**TASK PROMPT:**
Each line of the material, from the first through the one containing "D calls 25.", is to be written out exactly.

**RECORDS SUPPLIED:**
BEGIN

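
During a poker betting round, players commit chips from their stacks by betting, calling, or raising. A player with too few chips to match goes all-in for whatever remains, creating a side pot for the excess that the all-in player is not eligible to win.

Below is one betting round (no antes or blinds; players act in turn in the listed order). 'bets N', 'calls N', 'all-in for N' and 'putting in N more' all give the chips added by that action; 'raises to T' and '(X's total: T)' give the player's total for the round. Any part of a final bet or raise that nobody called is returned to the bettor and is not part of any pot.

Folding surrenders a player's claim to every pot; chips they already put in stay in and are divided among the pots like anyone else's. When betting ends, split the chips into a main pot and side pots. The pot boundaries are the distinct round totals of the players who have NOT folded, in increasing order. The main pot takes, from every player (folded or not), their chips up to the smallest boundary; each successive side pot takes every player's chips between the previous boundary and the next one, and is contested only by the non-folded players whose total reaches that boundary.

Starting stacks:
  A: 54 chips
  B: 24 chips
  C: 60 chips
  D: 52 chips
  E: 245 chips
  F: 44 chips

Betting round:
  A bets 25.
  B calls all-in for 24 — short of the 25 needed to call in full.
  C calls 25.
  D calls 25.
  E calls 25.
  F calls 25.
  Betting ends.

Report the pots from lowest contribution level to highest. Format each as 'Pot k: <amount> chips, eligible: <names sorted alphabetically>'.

Contributions: A=25, B=24, C=25, D=25, E=25, F=25
Pot levels (distinct totals of non-folded players): 24, 25
Layer 1-24: 24 each from A, B, C, D, E, F = 24*6 = 144 chips; eligible A, B, C, D, E, F
Layer 25-25: 1 each from A, C, D, E, F = 1*5 = 5 chips; eligible A, C, D, E, F

Pot 1: 144 chips, eligible: A, B, C, D, E, F
Pot 2: 5 chips, eligible: A, C, D, E, F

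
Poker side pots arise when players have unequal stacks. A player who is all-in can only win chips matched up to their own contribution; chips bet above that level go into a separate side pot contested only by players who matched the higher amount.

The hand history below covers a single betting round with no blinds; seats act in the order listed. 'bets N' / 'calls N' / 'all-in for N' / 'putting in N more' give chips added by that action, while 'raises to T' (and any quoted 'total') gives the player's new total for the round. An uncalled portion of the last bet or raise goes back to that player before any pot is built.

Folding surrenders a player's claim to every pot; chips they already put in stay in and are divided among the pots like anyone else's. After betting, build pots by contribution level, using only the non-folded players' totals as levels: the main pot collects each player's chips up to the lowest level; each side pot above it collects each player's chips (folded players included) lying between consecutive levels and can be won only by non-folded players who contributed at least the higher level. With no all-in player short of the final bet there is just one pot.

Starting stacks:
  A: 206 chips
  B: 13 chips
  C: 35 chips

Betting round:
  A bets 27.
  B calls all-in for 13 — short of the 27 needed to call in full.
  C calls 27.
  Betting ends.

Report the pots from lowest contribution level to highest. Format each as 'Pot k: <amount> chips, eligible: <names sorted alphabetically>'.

Contributions: A=27, B=13, C=27
Pot levels (distinct totals of non-folded players): 13, 27
Layer 1-13: 13 each from A, B, C = 13*3 = 39 chips; eligible A, B, C
Layer 14-27: 14 each from A, C = 14*2 = 28 chips; eligible A, C

Pot 1: 39 chips, eligible: A, B, C
Pot 2: 28 chips, eligible: A, C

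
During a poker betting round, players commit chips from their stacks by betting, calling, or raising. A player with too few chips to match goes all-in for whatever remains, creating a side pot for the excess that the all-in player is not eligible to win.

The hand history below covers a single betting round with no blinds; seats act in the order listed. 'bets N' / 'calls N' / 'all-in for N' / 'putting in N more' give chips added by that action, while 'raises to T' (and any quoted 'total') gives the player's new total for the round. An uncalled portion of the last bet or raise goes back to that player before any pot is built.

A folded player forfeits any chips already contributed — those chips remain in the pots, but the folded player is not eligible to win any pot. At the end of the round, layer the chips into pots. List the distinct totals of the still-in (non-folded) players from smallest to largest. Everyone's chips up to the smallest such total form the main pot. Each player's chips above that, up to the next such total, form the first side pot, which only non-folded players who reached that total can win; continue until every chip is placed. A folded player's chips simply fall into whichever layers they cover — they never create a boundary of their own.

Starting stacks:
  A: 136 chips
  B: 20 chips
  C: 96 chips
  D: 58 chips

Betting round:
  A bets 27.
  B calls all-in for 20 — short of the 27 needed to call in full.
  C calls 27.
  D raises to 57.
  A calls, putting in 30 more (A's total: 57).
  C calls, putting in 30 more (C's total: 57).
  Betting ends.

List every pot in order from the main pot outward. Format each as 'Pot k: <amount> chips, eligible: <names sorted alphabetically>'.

Pot 1: 80 chips, eligible: A, B, C, D
Pot 2: 111 chips, eligible: A, C, D

Derivation:
Contributions: A=57, B=20, C=57, D=57
Pot levels (distinct totals of non-folded players): 20, 57
Layer 1-20: 20 each from A, B, C, D = 20*4 = 80 chips; eligible A, B, C, D
Layer 21-57: 37 each from A, C, D = 37*3 = 111 chips; eligible A, C, D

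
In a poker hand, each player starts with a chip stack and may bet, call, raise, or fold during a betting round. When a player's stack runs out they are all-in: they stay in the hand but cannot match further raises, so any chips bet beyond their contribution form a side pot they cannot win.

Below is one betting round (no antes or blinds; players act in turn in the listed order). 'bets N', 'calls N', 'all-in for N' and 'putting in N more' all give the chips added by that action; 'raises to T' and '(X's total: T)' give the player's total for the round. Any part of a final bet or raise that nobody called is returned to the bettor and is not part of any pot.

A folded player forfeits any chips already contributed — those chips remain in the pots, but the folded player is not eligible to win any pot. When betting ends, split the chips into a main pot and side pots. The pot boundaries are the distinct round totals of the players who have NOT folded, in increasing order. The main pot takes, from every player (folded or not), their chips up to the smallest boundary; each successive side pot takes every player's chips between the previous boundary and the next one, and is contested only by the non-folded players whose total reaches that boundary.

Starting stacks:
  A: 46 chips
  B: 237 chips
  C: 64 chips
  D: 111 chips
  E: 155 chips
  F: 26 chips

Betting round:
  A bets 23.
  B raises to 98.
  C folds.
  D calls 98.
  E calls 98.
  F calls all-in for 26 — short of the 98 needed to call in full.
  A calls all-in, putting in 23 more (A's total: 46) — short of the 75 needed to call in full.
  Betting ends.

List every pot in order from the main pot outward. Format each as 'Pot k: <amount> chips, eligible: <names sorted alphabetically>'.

Pot 1: 130 chips, eligible: A, B, D, E, F
Pot 2: 80 chips, eligible: A, B, D, E
Pot 3: 156 chips, eligible: B, D, E

Derivation:
Contributions: A=46, B=98, D=98, E=98, F=26
Folded: C
Pot levels (distinct totals of non-folded players): 26, 46, 98
Layer 1-26: 26 each from A, B, D, E, F = 26*5 = 130 chips; eligible A, B, D, E, F
Layer 27-46: 20 each from A, B, D, E = 20*4 = 80 chips; eligible A, B, D, E
Layer 47-98: 52 each from B, D, E = 52*3 = 156 chips; eligible B, D, E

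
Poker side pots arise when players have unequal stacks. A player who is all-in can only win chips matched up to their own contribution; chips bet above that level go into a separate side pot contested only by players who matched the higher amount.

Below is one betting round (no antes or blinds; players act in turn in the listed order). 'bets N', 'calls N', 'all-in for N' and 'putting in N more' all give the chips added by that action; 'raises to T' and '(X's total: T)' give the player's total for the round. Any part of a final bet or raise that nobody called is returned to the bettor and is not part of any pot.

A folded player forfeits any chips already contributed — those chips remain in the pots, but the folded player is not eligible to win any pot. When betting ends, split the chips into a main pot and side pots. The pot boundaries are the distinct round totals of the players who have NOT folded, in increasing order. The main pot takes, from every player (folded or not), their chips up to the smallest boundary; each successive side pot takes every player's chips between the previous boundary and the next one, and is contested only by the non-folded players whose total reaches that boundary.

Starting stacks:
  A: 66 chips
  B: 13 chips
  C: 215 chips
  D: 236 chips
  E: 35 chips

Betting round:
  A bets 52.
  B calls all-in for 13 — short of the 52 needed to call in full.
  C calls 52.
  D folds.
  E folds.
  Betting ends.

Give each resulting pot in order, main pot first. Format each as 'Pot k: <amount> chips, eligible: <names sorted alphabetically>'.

Pot 1: 39 chips, eligible: A, B, C
Pot 2: 78 chips, eligible: A, C

Derivation:
Contributions: A=52, B=13, C=52
Folded: D, E
Pot levels (distinct totals of non-folded players): 13, 52
Layer 1-13: 13 each from A, B, C = 13*3 = 39 chips; eligible A, B, C
Layer 14-52: 39 each from A, C = 39*2 = 78 chips; eligible A, C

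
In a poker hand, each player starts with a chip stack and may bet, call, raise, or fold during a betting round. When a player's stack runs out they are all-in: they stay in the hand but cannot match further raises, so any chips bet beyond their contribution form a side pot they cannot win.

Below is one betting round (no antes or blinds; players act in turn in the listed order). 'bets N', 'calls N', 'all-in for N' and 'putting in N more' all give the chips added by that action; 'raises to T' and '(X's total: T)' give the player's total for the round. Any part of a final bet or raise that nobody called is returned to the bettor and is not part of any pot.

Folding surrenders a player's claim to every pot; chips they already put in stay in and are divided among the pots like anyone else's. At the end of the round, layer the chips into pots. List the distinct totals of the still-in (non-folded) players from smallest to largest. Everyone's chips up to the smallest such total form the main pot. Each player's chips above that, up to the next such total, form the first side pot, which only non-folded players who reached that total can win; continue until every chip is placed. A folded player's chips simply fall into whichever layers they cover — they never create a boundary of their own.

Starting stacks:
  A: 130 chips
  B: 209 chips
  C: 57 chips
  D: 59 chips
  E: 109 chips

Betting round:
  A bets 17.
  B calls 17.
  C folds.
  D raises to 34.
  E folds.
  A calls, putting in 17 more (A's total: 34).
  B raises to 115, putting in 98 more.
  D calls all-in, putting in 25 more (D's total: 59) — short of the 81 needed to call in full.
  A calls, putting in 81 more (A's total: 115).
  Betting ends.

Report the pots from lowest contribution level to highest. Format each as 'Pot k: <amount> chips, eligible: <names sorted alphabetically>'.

Contributions: A=115, B=115, D=59
Folded: C, E
Pot levels (distinct totals of non-folded players): 59, 115
Layer 1-59: 59 each from A, B, D = 59*3 = 177 chips; eligible A, B, D
Layer 60-115: 56 each from A, B = 56*2 = 112 chips; eligible A, B

Pot 1: 177 chips, eligible: A, B, D
Pot 2: 112 chips, eligible: A, B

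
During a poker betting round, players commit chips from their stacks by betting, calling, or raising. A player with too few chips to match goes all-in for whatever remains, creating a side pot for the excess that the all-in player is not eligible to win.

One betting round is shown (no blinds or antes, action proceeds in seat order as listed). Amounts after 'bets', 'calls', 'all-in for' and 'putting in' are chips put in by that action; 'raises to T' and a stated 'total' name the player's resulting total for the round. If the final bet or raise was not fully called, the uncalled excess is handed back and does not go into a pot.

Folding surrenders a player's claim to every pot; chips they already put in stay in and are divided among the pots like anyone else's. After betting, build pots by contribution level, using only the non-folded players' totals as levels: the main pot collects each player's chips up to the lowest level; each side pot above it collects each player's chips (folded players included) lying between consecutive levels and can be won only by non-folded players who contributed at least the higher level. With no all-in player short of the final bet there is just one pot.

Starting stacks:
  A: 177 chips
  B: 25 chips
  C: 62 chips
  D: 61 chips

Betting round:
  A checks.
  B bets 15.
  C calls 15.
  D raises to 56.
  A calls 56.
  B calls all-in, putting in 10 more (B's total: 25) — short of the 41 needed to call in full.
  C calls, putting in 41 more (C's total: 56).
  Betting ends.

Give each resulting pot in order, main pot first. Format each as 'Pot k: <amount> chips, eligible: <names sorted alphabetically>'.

Pot 1: 100 chips, eligible: A, B, C, D
Pot 2: 93 chips, eligible: A, C, D

Derivation:
Contributions: A=56, B=25, C=56, D=56
Pot levels (distinct totals of non-folded players): 25, 56
Layer 1-25: 25 each from A, B, C, D = 25*4 = 100 chips; eligible A, B, C, D
Layer 26-56: 31 each from A, C, D = 31*3 = 93 chips; eligible A, C, D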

END

**SOLUTION FOR THIS TASK:**
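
During a poker betting round, players commit chips from their stacks by betting, calling, or raising. A player with too few chips to match goes all-in for whatever remains, creating a side pot for the excess that the all-in player is not eligible to win.

Below is one betting round (no antes or blinds; players act in turn in the listed order). 'bets N', 'calls N', 'all-in for N' and 'putting in N more' all give the chips added by that action; 'raises to T' and '(X's total: T)' give the player's total for the round. Any part of a final bet or raise that nobody called is returned to the bettor and is not part of any pot.

Folding surrenders a player's claim to every pot; chips they already put in stay in and are divided among the pots like anyone else's. When betting ends, split the chips into a main pot and side pots. The pot boundaries are the distinct round totals of the players who have NOT folded, in increasing order. The main pot takes, from every player (folded or not), their chips up to the smallest boundary; each successive side pot takes every player's chips between the previous boundary and the next one, and is contested only by the non-folded players whose total reaches that boundary.

Starting stacks:
  A: 54 chips
  B: 24 chips
  C: 60 chips
  D: 52 chips
  E: 245 chips
  F: 44 chips

Betting round:
  A bets 25.
  B calls all-in for 24 — short of the 25 needed to call in full.
  C calls 25.
  D calls 25.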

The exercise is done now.